| Aim of the exercise |
Find the line in the entries below that contains "d23 = absv(d18)". Repeat it exactly, and every line after it through the line that contains "d12 = add(d10, s2)".

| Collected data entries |
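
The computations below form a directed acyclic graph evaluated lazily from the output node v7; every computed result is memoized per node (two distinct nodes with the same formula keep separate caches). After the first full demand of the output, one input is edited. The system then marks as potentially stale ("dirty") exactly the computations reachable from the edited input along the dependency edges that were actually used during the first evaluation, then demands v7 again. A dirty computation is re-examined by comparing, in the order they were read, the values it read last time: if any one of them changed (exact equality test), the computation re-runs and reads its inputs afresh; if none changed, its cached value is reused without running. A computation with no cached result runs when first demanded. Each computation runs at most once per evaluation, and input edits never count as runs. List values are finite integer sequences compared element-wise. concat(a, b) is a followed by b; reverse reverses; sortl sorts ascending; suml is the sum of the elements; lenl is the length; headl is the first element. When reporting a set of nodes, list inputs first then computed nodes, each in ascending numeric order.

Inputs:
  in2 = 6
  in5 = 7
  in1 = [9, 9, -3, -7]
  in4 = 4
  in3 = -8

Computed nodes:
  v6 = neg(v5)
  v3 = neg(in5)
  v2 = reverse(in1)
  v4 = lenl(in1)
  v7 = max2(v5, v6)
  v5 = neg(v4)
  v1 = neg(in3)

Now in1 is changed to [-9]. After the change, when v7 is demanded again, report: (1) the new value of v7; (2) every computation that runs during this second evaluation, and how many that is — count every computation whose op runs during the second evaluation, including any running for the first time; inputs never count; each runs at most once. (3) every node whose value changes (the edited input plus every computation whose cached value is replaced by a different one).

Demanding v7 again yields 1.
4 computations run: v4, v5, v6, v7.
The nodes whose values change: in1, v4, v5, v6, v7.

First demand of the output computes:
  v4 = lenl([9, 9, -3, -7]) = 4
  v5 = neg(4) = -4
  v6 = neg(-4) = 4
  v7 = max2(-4, 4) = 4

After the edit, cleaning proceeds:
  v4: a read changed (in1 [9, 9, -3, -7]->[-9]) — executes, giving 1.
  v5: a read changed (v4 4->1) — executes, giving -1.
  v6: a read changed (v5 -4->-1) — executes, giving 1.
  v7: a read changed (v5 -4->-1; v6 4->1) — executes, giving 1.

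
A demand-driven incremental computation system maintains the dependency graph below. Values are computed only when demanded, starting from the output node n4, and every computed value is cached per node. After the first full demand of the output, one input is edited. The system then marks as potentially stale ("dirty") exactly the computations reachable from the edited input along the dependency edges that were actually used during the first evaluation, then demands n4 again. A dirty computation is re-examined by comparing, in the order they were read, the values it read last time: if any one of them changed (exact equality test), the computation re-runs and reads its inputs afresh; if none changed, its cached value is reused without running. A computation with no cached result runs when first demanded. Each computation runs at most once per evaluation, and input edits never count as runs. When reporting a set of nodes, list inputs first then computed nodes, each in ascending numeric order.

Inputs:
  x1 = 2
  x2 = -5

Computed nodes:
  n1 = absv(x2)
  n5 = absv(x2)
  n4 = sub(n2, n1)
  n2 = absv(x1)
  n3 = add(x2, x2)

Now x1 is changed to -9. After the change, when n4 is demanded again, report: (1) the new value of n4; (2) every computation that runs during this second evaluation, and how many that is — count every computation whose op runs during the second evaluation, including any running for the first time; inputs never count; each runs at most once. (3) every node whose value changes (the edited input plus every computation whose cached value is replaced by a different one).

First evaluation (everything demanded from the output):
  n1 = absv(-5) = 5
  n2 = absv(2) = 2
  n4 = sub(2, 5) = -3

Propagation after the edit:
  n2: runs — x1 2->-9; result 9.
  n4: runs — n2 2->9; result 4.

New value of n4: 4.
Computations that run: n2, n4 — 2 in total.
Values that change: x1, n2, n4.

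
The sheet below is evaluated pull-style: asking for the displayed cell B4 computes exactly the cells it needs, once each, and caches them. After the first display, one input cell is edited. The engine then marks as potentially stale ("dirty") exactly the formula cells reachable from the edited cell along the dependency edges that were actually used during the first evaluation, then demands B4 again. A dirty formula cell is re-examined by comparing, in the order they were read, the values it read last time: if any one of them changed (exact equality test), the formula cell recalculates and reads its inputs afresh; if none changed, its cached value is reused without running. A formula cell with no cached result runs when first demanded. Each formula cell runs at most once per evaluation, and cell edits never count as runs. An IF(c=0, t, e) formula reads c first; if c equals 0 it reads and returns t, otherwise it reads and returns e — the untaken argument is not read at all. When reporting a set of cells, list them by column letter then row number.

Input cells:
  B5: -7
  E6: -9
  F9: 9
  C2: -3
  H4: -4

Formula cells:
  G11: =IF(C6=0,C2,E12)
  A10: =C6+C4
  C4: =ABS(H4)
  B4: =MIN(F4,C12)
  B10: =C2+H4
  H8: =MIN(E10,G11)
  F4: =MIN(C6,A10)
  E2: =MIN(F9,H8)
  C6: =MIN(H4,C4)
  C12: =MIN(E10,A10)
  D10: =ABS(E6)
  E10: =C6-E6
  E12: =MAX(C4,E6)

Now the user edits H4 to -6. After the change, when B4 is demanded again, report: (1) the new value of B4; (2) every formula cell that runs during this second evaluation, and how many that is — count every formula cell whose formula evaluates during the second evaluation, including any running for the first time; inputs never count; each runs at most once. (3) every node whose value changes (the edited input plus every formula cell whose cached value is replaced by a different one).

First demand of the output computes:
  C4 = ABS(-4) = 4
  C6 = MIN(-4, 4) = -4
  A10 = -4 + 4 = 0
  E10 = -4 - -9 = 5
  C12 = MIN(5, 0) = 0
  F4 = MIN(-4, 0) = -4
  B4 = MIN(-4, 0) = -4

After the edit, cleaning proceeds:
  C4: a read changed (H4 -4->-6) — executes, giving 6.
  C6: a read changed (H4 -4->-6; C4 4->6) — executes, giving -6.
  A10: a read changed (C6 -4->-6; C4 4->6) — executes, giving 0 — identical to its old value.
  E10: a read changed (C6 -4->-6) — executes, giving 3.
  C12: a read changed (E10 5->3) — executes, giving 0 — identical to its old value.
  F4: a read changed (C6 -4->-6) — executes, giving -6.
  B4: a read changed (F4 -4->-6) — executes, giving -6.

Demanding B4 again yields -6.
7 formula cells run: A10, B4, C4, C6, C12, E10, F4.
The nodes whose values change: B4, C4, C6, E10, F4, H4.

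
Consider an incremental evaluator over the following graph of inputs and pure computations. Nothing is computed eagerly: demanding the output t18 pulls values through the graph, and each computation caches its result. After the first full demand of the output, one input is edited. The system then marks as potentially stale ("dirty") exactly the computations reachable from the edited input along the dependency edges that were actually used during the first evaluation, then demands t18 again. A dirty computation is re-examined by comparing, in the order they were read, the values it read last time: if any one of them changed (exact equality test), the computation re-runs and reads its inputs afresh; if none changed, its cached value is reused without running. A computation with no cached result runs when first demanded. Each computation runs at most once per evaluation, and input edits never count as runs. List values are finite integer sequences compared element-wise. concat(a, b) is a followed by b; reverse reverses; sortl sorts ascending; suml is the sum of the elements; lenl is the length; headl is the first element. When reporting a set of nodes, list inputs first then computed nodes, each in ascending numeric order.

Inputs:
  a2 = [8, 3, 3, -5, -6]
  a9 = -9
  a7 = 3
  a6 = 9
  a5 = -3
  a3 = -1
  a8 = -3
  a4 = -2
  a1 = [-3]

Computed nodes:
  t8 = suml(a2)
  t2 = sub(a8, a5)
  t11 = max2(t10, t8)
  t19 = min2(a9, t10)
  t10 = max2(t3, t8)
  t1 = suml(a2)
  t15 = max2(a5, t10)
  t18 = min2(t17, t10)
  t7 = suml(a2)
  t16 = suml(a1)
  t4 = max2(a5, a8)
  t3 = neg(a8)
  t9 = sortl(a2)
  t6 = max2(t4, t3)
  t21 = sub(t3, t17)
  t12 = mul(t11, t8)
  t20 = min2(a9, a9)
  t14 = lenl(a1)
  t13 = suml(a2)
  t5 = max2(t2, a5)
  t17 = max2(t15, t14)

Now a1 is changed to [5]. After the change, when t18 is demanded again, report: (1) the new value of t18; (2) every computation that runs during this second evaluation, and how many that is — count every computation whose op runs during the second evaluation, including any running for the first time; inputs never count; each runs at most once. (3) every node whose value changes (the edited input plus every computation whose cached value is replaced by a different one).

t18 now evaluates to 3.
Run set: t14 (1 run).
Changed values: a1.
The important point: t14 recomputes to an identical value, and the output ends up unchanged.

Initial pass — values computed on the first demand:
  t3 = neg(-3) = 3
  t8 = suml([8, 3, 3, -5, -6]) = 3
  t10 = max2(3, 3) = 3
  t14 = lenl([-3]) = 1
  t15 = max2(-3, 3) = 3
  t17 = max2(3, 1) = 3
  t18 = min2(3, 3) = 3

Second demand — change propagation:
  t14: re-runs because a1 [-3]->[5]; new result 1 (unchanged).
  t17: re-examined; everything it read last time is the same (t15 unchanged, t14 unchanged) — cache 3 kept, no run.
  t18: re-examined; everything it read last time is the same (t17 unchanged, t10 unchanged) — cache 3 kept, no run.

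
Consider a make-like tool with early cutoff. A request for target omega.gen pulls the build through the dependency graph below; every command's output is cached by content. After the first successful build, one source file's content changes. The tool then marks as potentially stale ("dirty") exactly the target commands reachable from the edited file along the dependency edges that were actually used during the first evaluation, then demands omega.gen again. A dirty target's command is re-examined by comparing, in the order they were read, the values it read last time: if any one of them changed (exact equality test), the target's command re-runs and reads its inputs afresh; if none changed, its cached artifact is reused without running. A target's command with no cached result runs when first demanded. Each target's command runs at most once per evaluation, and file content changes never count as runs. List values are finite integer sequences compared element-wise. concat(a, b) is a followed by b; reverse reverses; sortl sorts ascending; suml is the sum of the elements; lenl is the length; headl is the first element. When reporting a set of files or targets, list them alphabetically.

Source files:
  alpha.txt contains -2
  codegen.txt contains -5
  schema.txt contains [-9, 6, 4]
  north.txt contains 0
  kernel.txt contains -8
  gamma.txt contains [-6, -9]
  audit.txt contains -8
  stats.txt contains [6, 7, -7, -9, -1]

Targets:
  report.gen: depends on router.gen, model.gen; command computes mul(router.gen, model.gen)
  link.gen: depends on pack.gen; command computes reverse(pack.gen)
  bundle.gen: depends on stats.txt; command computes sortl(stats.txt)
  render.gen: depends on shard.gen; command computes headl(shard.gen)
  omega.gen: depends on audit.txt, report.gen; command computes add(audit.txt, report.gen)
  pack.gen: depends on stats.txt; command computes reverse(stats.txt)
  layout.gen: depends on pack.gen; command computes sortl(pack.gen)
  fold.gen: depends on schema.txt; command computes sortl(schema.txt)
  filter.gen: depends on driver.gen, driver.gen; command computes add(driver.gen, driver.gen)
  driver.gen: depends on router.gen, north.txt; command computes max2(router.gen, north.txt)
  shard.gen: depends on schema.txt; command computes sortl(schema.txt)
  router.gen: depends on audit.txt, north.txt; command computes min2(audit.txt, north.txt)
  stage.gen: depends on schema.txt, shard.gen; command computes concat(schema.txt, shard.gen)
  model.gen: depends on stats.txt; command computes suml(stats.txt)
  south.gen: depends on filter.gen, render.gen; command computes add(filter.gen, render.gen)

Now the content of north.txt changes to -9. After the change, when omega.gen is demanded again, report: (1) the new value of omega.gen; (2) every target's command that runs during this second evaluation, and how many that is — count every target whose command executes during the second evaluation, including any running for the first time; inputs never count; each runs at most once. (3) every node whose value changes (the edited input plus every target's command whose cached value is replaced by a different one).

First demand of the output computes:
  model.gen = suml([6, 7, -7, -9, -1]) = -4
  router.gen = min2(-8, 0) = -8
  report.gen = mul(-8, -4) = 32
  omega.gen = add(-8, 32) = 24

After the edit, cleaning proceeds:
  router.gen: a read changed (north.txt 0->-9) — executes, giving -9.
  report.gen: a read changed (router.gen -8->-9) — executes, giving 36.
  omega.gen: a read changed (report.gen 32->36) — executes, giving 28.

Demanding omega.gen again yields 28.
3 target commands run: omega.gen, report.gen, router.gen.
The nodes whose values change: north.txt, omega.gen, report.gen, router.gen.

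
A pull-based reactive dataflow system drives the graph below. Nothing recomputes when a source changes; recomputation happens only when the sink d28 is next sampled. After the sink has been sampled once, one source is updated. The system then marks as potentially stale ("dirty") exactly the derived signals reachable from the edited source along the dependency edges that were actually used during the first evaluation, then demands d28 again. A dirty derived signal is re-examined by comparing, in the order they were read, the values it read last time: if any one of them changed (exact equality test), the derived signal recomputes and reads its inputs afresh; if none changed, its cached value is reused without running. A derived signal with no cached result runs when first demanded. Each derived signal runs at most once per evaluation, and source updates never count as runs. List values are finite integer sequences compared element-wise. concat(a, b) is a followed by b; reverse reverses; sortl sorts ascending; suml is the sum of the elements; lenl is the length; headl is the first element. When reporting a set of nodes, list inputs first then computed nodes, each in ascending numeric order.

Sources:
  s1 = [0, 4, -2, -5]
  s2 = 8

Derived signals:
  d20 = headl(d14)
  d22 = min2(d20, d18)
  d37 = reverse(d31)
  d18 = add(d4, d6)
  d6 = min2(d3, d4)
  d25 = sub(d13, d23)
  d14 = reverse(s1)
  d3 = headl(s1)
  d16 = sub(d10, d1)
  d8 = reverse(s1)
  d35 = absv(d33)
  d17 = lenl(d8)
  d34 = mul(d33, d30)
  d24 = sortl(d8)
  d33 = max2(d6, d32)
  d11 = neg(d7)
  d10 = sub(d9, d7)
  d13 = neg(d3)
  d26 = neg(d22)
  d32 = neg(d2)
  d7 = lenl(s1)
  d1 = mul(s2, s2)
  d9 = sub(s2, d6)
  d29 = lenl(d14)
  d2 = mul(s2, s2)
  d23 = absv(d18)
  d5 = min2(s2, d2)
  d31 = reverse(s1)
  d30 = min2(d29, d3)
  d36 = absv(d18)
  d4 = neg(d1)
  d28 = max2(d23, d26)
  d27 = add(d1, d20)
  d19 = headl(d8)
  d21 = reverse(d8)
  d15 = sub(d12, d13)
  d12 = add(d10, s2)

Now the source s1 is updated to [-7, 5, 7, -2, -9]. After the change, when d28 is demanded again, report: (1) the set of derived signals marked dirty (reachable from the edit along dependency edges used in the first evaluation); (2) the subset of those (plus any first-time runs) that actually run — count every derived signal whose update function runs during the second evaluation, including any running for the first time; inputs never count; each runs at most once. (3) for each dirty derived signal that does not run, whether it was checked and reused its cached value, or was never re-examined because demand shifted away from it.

First evaluation (everything demanded from the output):
  d1 = mul(8, 8) = 64
  d3 = headl([0, 4, -2, -5]) = 0
  d4 = neg(64) = -64
  d6 = min2(0, -64) = -64
  d14 = reverse([0, 4, -2, -5]) = [-5, -2, 4, 0]
  d18 = add(-64, -64) = -128
  d20 = headl([-5, -2, 4, 0]) = -5
  d22 = min2(-5, -128) = -128
  d23 = absv(-128) = 128
  d26 = neg(-128) = 128
  d28 = max2(128, 128) = 128

Propagation after the edit:
  d3: runs — s1 [0, 4, -2, -5]->[-7, 5, 7, -2, -9]; result -7.
  d6: runs — d3 0->-7; result -64 (same value as before).
  d14: runs — s1 [0, 4, -2, -5]->[-7, 5, 7, -2, -9]; result [-9, -2, 7, 5, -7].
  d18: checked — values it read are unchanged (d4 unchanged, d6 unchanged); reused cached -128 without running.
  d20: runs — d14 [-5, -2, 4, 0]->[-9, -2, 7, 5, -7]; result -9.
  d22: runs — d20 -5->-9; result -128 (same value as before).
  d23: checked — values it read are unchanged (d18 unchanged); reused cached 128 without running.
  d26: checked — values it read are unchanged (d22 unchanged); reused cached 128 without running.
  d28: checked — values it read are unchanged (d23 unchanged, d26 unchanged); reused cached 128 without running.

Key observation: the cutoff stops propagation at d18 — its inputs' values are unchanged, so it reuses its cache.

Marked dirty: d3, d6, d14, d18, d20, d22, d23, d26, d28.
Derived signals that run: d3, d6, d14, d20, d22 — 5 in total.
Checked but reused from cache: d18, d23, d26, d28.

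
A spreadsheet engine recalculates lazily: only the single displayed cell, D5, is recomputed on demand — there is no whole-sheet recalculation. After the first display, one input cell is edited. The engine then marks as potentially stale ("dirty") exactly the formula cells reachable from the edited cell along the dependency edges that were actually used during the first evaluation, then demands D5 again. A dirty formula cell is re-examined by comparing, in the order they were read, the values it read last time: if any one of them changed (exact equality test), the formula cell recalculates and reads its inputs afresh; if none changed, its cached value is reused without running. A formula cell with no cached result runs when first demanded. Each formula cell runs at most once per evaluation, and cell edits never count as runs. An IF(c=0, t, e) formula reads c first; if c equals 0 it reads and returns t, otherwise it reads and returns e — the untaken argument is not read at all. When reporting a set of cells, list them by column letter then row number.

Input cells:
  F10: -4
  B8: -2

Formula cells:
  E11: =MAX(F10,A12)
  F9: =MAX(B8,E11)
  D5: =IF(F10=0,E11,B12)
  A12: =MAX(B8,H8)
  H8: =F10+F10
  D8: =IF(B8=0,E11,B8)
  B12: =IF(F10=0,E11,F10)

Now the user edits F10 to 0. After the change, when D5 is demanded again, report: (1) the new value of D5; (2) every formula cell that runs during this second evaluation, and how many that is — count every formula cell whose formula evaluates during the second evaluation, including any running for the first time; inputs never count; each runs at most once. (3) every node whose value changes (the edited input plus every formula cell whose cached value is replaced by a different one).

New value of D5: 0.
Formula cells that run: A12, D5, E11, H8 — 4 in total.
Values that change: D5, F10.
Key observation: a condition flipped, so demand moved to the other branch — B12 is never re-examined.

First evaluation (everything demanded from the output):
  B12 = IF(F10=0: F10=-4 -> else branch F10) = -4
  D5 = IF(F10=0: F10=-4 -> else branch B12) = -4

Propagation after the edit:
  H8: demanded for the first time — runs, produces 0.
  A12: demanded for the first time — runs, produces 0.
  E11: demanded for the first time — runs, produces 0.
  B12: marked dirty but never re-examined — demand shifted away from it.
  D5: runs — F10 -4->0; result 0.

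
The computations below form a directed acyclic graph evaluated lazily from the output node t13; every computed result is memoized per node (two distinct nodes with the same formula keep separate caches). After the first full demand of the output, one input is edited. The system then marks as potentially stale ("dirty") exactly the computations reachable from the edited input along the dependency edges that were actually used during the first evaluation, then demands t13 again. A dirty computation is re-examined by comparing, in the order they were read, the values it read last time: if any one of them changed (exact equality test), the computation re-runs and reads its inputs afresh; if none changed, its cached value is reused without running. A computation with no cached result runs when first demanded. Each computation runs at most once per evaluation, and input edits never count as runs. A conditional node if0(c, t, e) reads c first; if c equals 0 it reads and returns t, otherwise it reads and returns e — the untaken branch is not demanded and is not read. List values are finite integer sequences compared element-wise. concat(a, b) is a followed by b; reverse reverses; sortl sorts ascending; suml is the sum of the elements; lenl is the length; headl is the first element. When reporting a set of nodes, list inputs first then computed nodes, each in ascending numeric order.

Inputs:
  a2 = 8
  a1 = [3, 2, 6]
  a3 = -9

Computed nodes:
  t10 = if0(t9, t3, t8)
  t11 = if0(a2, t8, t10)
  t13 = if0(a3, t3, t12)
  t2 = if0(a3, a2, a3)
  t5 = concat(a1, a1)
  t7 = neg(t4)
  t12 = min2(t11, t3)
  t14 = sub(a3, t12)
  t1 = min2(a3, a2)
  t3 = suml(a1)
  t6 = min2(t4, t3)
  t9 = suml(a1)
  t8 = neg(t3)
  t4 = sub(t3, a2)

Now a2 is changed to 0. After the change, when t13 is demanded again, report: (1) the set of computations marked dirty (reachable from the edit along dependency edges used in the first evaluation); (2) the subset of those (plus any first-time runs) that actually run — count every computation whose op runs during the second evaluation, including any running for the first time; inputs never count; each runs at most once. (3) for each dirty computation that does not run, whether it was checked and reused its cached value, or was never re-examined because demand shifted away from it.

The edit dirties: t11, t12, t13.
1 computations run: t11.
Cache hits after checking: t12, t13.
Note the absorption at t11: it re-runs yet its value is the same, leaving the output's value untouched.

First demand of the output computes:
  t3 = suml([3, 2, 6]) = 11
  t8 = neg(11) = -11
  t9 = suml([3, 2, 6]) = 11
  t10 = if0(t9=11 -> else branch t8) = -11
  t11 = if0(a2=8 -> else branch t10) = -11
  t12 = min2(-11, 11) = -11
  t13 = if0(a3=-9 -> else branch t12) = -11

After the edit, cleaning proceeds:
  t11: a read changed (a2 8->0) — executes, giving -11 — identical to its old value.
  t12: dirty, but its reads are unchanged (t11 unchanged, t3 unchanged); cached -11 stands.
  t13: dirty, but its reads are unchanged (a3 unchanged, t12 unchanged); cached -11 stands.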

| Problem solution |
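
  d23 = absv(d18)
  d5 = min2(s2, d2)
  d31 = reverse(s1)
  d30 = min2(d29, d3)
  d36 = absv(d18)
  d4 = neg(d1)
  d28 = max2(d23, d26)
  d27 = add(d1, d20)
  d19 = headl(d8)
  d21 = reverse(d8)
  d15 = sub(d12, d13)
  d12 = add(d10, s2)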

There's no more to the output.